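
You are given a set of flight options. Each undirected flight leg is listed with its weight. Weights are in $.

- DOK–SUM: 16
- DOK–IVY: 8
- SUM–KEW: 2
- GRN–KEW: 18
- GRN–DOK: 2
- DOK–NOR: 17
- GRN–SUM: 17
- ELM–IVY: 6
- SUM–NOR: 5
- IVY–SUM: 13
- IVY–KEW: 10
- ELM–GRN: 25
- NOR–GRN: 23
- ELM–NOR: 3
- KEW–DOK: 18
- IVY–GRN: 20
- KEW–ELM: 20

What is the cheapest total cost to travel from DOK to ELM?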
....
◆ **GOAL OF THE EXERCISE**
Once you have read the records above, set each one down again exactly.

◆ **TASK OUTPUT**
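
You are given a set of flight options. Each undirected flight leg is listed with its weight. Weights are in $.

- DOK–SUM: 16
- DOK–IVY: 8
- SUM–KEW: 2
- GRN–KEW: 18
- GRN–DOK: 2
- DOK–NOR: 17
- GRN–SUM: 17
- ELM–IVY: 6
- SUM–NOR: 5
- IVY–SUM: 13
- IVY–KEW: 10
- ELM–GRN: 25
- NOR–GRN: 23
- ELM–NOR: 3
- KEW–DOK: 18
- IVY–GRN: 20
- KEW–ELM: 20

What is the cheapest total cost to travel from DOK to ELM?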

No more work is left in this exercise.